** Opening Given records block **

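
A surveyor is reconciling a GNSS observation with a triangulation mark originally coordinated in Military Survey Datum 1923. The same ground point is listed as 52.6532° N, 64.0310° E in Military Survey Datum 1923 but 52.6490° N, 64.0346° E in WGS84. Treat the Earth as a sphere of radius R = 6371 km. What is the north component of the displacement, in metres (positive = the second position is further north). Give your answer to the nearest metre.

ΔN = -467 m

Δφ = 52.6490° − 52.6532° = -0.0042°; Δλ = 64.0346° − 64.0310° = +0.0036°.
1° along a meridian = πR/180 = 111195 m.
ΔN = Δφ × 111195 = -467.0 m; ΔE = Δλ × 111195 × cos(52.6532°) = +0.0036 × 111195 × 0.606638 = 242.8 m.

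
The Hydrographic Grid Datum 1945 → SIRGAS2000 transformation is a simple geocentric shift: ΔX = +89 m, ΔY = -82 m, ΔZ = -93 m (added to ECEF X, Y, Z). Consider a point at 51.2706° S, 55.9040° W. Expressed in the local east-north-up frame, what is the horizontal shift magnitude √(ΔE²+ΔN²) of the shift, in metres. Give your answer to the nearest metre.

44 m

At φ = -51.2706°, λ = -55.9040°: sin φ = -0.780109, cos φ = 0.625643, sin λ = -0.828099, cos λ = 0.560581.
ΔE = −sin λ·ΔX + cos λ·ΔY = −(-0.828099)·(89) + (0.560581)·(-82) = 27.73 m.
ΔN = −sin φ cos λ·ΔX − sin φ sin λ·ΔY + cos φ·ΔZ = −(-0.780109)(0.560581)(89) − (-0.780109)(-0.828099)(-82) + (0.625643)(-93) = 33.71 m.
Horizontal magnitude = √(ΔE² + ΔN²) = √(27.73² + 33.71²) = 43.65 m.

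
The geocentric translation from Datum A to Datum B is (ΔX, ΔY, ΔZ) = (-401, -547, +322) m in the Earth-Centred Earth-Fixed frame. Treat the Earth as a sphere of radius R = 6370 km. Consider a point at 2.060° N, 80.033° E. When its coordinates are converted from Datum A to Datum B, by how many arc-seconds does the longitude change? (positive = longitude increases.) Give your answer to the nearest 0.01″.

Δλ = 9.73″

sin φ = 0.035946, cos φ = 0.999354, sin λ = 0.984908, cos λ = 0.173081.
East component: ΔE = −sin λ·ΔX + cos λ·ΔY = −(0.984908)(-401) + (0.173081)(-547) = 300.27 m.
1° of latitude spans πR/180 = 111177 m; at latitude φ, 1° of longitude spans that × cos φ = 111105.6 m, so Δλ = 300.27 / 111105.6 × 3600 = 9.729″.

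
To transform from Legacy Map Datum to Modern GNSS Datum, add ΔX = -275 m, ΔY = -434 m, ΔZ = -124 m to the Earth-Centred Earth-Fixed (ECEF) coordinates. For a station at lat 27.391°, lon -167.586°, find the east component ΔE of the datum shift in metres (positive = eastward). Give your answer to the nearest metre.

ΔE = 365 m

At φ = 27.391°, λ = -167.586°: sin φ = 0.460060, cos φ = 0.887888, sin λ = -0.214974, cos λ = -0.976620.
ΔE = −sin λ·ΔX + cos λ·ΔY = −(-0.214974)·(-275) + (-0.976620)·(-434) = 364.74 m.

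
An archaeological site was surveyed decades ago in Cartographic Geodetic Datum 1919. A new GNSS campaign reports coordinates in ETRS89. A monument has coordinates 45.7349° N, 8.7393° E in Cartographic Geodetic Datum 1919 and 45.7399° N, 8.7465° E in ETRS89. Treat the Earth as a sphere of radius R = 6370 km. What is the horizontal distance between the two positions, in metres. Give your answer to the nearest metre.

Δφ = 45.7399° − 45.7349° = +0.0050°; Δλ = 8.7465° − 8.7393° = +0.0072°.
1° along a meridian = πR/180 = 111177 m.
ΔN = Δφ × 111177 = 555.9 m; ΔE = Δλ × 111177 × cos(45.7349°) = +0.0072 × 111177 × 0.697979 = 558.7 m.
Distance = √(ΔE² + ΔN²) = √(558.7² + 555.9²) = 788.1 m.

788 m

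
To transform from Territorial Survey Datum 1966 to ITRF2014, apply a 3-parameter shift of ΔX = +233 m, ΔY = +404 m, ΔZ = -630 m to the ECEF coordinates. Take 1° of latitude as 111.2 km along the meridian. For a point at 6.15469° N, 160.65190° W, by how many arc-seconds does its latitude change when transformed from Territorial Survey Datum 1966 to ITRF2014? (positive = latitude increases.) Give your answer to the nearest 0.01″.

sin φ = 0.107213, cos φ = 0.994236, sin λ = -0.331307, cos λ = -0.943523.
North component: ΔN = −sin φ cos λ·ΔX − sin φ sin λ·ΔY + cos φ·ΔZ = −(0.107213)(-0.943523)(233) − (0.107213)(-0.331307)(404) + (0.994236)(-630) = -588.45 m.
1° of latitude spans 111200 m, so Δφ = -588.45 / 111200 × 3600 = -19.050″.

Δφ = -19.05″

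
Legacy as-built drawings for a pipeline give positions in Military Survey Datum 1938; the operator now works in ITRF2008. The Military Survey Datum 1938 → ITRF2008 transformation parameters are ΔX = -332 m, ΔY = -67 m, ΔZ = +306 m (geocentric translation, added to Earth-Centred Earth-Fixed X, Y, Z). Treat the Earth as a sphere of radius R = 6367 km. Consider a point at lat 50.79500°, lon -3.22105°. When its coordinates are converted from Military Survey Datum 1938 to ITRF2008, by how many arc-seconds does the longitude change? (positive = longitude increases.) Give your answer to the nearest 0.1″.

sin φ = 0.774889, cos φ = 0.632097, sin λ = -0.056188, cos λ = 0.998420.
East component: ΔE = −sin λ·ΔX + cos λ·ΔY = −(-0.056188)(-332) + (0.998420)(-67) = -85.55 m.
1° of latitude spans πR/180 = 111125 m; at latitude φ, 1° of longitude spans that × cos φ = 70241.8 m, so Δλ = -85.55 / 70241.8 × 3600 = -4.384″.

Δλ = -4.4″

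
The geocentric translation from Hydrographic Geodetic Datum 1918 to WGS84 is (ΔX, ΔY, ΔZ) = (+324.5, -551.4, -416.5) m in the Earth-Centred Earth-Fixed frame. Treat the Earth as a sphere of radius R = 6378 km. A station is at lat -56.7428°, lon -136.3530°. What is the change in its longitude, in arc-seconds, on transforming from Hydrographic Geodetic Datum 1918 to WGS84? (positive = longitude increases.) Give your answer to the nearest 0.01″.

sin φ = -0.836217, cos φ = 0.548398, sin λ = -0.690213, cos λ = -0.723606.
East component: ΔE = −sin λ·ΔX + cos λ·ΔY = −(-0.690213)(324.5) + (-0.723606)(-551.4) = 622.97 m.
1° of latitude spans πR/180 = 111317 m; at latitude φ, 1° of longitude spans that × cos φ = 61046.1 m, so Δλ = 622.97 / 61046.1 × 3600 = 36.738″.

Δλ = 36.74″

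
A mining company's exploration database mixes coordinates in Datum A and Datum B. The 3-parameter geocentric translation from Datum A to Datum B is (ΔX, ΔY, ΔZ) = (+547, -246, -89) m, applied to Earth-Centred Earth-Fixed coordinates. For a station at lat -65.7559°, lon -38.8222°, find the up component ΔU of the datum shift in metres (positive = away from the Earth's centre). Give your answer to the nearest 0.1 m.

ΔU = 319.5 m

At φ = -65.7559°, λ = -38.8222°: sin φ = -0.911804, cos φ = 0.410625, sin λ = -0.626906, cos λ = 0.779095.
ΔU = cos φ cos λ·ΔX + cos φ sin λ·ΔY + sin φ·ΔZ = (0.410625)(0.779095)(547) + (0.410625)(-0.626906)(-246) + (-0.911804)(-89) = 319.47 m.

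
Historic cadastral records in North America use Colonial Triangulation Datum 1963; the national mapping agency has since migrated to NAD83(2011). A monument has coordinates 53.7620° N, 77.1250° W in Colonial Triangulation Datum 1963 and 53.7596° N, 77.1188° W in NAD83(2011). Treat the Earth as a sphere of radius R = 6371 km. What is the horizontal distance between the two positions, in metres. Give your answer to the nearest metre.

487 m

Δφ = 53.7596° − 53.7620° = -0.0024°; Δλ = -77.1188° − -77.1250° = +0.0062°.
1° along a meridian = πR/180 = 111195 m.
ΔN = Δφ × 111195 = -266.9 m; ΔE = Δλ × 111195 × cos(53.7620°) = +0.0062 × 111195 × 0.591141 = 407.5 m.
Distance = √(ΔE² + ΔN²) = √(407.5² + (-266.9)²) = 487.1 m.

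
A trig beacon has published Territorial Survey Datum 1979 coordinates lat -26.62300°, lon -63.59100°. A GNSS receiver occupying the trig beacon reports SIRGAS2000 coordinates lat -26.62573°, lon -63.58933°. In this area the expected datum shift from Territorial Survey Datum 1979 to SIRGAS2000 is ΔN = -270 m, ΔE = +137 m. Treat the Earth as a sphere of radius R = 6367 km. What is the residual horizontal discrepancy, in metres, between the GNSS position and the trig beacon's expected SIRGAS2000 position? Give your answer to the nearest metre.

Observed coordinate differences: Δφ = -0.00273°, Δλ = +0.00167°.
Converting to metres (1° lat = 111125 m, cos φ = 0.893974): observed ΔN = -303.4 m, observed ΔE = 165.9 m.
Subtracting the expected shift leaves a residual of -303.4 − (-270) = -33.4 m north and 165.9 − (137) = 28.9 m east.
Residual distance = √((-33.4)² + 28.9²) = 44.1 m.

44 m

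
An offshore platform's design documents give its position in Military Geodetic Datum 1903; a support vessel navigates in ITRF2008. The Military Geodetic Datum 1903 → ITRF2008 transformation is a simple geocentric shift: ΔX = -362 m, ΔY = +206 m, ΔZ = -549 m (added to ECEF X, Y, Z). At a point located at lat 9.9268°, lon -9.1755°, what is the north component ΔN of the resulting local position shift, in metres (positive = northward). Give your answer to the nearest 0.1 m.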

** Closing Given records block **

Assignment => Take the line holding "A trig beacon" and the lines after it through the end of the entries. Retype them exactly and add nothing.

Result =>
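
A trig beacon has published Territorial Survey Datum 1979 coordinates lat -26.62300°, lon -63.59100°. A GNSS receiver occupying the trig beacon reports SIRGAS2000 coordinates lat -26.62573°, lon -63.58933°. In this area the expected datum shift from Territorial Survey Datum 1979 to SIRGAS2000 is ΔN = -270 m, ΔE = +137 m. Treat the Earth as a sphere of radius R = 6367 km. What is the residual horizontal discrepancy, in metres, between the GNSS position and the trig beacon's expected SIRGAS2000 position? Give your answer to the nearest metre.

Observed coordinate differences: Δφ = -0.00273°, Δλ = +0.00167°.
Converting to metres (1° lat = 111125 m, cos φ = 0.893974): observed ΔN = -303.4 m, observed ΔE = 165.9 m.
Subtracting the expected shift leaves a residual of -303.4 − (-270) = -33.4 m north and 165.9 − (137) = 28.9 m east.
Residual distance = √((-33.4)² + 28.9²) = 44.1 m.

44 m

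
An offshore platform's design documents give its position in Military Geodetic Datum 1903; a support vessel navigates in ITRF2008. The Military Geodetic Datum 1903 → ITRF2008 transformation is a simple geocentric shift: ΔX = -362 m, ΔY = +206 m, ΔZ = -549 m (added to ECEF X, Y, Z). At a point located at lat 9.9268°, lon -9.1755°, what is the north component ΔN of the resulting local position shift, in metres (positive = northward). Give your answer to the nearest 0.1 m.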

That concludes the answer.